▶ **Assigned task**:
Reproduce each line of the entries that carries "define".
╭─ Given data
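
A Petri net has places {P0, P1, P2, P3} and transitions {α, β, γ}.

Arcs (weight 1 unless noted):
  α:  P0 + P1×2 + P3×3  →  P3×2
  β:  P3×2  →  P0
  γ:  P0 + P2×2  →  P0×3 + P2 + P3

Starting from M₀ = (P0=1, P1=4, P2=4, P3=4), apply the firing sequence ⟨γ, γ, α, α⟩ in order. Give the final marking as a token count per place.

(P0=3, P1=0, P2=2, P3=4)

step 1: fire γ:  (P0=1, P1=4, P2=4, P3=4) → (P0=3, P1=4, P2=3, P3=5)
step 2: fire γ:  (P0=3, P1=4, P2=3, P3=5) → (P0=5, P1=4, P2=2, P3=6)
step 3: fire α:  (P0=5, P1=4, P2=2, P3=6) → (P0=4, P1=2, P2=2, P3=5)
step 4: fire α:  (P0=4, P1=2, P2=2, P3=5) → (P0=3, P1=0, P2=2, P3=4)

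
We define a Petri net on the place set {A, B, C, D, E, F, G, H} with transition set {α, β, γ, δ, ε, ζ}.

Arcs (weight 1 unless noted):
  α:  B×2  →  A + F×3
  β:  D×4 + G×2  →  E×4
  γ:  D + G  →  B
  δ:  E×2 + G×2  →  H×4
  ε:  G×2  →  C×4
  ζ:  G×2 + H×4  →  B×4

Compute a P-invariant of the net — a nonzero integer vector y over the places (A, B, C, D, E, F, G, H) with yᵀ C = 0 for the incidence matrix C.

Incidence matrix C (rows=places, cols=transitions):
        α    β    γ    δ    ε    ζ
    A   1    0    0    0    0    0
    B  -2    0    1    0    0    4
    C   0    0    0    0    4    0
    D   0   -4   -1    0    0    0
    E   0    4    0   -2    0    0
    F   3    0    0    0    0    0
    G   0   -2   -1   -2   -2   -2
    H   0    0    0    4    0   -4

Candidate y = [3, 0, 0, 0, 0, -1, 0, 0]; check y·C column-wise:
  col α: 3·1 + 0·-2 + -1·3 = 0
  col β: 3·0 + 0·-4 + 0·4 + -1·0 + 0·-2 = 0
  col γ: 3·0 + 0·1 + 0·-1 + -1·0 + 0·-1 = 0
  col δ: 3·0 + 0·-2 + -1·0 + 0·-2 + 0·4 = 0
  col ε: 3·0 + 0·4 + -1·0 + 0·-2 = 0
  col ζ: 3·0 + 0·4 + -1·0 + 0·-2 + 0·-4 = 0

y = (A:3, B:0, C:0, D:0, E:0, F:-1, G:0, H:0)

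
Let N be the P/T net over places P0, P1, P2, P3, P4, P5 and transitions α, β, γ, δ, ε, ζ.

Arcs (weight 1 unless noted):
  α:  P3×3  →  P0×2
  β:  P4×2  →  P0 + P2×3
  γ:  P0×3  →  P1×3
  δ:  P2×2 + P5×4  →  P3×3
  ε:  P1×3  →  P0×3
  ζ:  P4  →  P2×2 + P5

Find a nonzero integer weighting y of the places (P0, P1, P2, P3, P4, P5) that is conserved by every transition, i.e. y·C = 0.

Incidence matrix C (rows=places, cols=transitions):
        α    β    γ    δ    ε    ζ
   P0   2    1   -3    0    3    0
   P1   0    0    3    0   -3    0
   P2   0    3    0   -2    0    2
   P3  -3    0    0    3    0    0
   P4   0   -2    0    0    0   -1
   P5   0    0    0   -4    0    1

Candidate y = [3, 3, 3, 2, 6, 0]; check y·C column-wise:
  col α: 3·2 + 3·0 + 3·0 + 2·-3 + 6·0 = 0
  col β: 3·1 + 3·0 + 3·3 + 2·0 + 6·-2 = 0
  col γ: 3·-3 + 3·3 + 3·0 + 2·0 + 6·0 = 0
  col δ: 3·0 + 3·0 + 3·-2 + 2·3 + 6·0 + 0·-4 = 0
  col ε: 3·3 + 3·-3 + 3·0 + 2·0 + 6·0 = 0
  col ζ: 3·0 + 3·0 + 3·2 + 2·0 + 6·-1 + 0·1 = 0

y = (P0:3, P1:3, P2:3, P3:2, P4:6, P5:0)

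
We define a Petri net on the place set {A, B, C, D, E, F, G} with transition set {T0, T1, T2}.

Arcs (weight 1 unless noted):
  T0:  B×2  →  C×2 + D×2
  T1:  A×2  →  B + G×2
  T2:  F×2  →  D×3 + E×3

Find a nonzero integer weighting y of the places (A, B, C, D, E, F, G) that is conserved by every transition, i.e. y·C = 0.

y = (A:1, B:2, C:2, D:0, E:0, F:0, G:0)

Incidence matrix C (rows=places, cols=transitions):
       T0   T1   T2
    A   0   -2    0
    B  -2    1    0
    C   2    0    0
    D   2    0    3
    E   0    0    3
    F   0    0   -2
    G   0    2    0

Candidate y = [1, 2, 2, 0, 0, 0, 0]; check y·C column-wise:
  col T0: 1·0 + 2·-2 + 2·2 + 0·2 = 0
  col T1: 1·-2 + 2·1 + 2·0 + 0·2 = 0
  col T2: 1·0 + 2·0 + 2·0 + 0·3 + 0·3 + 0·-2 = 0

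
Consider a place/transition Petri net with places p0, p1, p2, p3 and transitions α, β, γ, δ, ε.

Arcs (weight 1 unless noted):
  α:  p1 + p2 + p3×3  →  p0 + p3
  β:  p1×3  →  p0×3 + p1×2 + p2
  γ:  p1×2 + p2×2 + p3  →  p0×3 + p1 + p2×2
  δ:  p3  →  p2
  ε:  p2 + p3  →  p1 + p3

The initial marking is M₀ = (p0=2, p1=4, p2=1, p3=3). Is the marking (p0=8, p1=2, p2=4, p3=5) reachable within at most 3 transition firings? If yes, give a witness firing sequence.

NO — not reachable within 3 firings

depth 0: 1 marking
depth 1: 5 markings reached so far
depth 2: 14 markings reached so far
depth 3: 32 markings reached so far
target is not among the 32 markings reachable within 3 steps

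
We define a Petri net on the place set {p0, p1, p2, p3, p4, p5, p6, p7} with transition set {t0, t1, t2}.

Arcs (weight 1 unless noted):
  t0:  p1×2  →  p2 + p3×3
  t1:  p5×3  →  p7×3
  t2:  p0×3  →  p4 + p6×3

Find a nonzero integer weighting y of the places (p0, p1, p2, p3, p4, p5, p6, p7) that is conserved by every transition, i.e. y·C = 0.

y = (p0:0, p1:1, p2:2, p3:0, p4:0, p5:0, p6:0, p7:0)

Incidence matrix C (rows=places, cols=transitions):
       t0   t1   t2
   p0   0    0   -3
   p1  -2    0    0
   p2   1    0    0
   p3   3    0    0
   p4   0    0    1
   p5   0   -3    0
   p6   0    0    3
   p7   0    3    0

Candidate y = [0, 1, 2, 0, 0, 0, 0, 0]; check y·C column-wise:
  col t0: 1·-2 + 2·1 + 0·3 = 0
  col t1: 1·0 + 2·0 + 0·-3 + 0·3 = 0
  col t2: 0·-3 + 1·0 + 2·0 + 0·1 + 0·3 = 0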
╰─
╭─ Given data
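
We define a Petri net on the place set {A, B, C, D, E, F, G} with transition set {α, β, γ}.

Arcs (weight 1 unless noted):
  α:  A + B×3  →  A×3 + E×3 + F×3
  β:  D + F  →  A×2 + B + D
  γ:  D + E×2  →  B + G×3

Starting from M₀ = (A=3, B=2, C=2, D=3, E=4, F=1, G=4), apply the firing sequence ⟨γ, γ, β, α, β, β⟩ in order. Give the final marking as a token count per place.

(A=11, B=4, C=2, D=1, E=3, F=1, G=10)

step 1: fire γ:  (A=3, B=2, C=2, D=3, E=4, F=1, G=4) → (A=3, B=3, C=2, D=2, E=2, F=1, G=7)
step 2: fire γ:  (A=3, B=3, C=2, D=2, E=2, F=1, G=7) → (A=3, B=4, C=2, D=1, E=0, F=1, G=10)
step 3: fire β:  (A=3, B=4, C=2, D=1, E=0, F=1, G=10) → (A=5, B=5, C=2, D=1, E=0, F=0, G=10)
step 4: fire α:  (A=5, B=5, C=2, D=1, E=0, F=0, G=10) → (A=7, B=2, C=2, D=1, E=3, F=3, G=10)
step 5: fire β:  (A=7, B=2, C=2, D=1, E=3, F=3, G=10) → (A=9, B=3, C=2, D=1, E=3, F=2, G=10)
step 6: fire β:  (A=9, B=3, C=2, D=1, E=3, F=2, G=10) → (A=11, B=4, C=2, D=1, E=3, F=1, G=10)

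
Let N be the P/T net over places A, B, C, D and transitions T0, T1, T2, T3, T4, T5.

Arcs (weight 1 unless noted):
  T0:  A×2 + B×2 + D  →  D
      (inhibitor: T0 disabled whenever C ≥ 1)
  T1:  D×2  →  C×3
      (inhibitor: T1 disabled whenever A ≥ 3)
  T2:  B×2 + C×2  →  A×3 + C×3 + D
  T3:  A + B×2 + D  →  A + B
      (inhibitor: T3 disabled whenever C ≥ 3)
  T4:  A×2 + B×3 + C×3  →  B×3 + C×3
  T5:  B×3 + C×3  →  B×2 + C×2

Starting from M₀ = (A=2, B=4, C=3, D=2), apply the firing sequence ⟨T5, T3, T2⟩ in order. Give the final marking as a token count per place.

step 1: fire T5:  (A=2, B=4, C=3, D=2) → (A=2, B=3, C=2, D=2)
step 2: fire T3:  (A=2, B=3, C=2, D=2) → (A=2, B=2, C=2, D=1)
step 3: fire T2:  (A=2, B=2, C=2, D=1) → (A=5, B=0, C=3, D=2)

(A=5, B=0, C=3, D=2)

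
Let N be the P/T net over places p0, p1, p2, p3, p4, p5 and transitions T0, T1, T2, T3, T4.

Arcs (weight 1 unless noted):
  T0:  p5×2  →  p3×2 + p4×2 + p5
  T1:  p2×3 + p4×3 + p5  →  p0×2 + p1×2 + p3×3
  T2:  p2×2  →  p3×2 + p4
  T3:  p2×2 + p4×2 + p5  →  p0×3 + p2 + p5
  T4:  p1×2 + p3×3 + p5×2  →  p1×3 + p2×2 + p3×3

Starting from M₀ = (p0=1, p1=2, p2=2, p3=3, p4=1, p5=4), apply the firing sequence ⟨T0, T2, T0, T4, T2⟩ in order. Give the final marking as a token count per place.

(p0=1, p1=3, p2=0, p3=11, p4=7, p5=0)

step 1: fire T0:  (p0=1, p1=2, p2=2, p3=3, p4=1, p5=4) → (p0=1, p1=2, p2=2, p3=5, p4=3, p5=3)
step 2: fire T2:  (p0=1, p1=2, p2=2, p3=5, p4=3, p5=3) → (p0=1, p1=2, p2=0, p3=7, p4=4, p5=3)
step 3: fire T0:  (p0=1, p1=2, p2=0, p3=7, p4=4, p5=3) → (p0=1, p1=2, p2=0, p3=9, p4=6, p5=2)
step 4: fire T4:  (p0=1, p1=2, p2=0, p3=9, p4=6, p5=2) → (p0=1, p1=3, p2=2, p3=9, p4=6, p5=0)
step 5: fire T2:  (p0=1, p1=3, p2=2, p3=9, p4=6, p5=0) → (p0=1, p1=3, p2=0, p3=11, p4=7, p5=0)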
╰─
▶ **Result for this exercise**:
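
We define a Petri net on the place set {A, B, C, D, E, F, G, H} with transition set {α, β, γ, δ, ε, ζ}.
We define a Petri net on the place set {A, B, C, D, E, F, G} with transition set {T0, T1, T2}.
We define a Petri net on the place set {p0, p1, p2, p3, p4, p5, p6, p7} with transition set {t0, t1, t2}.
We define a Petri net on the place set {A, B, C, D, E, F, G} with transition set {α, β, γ}.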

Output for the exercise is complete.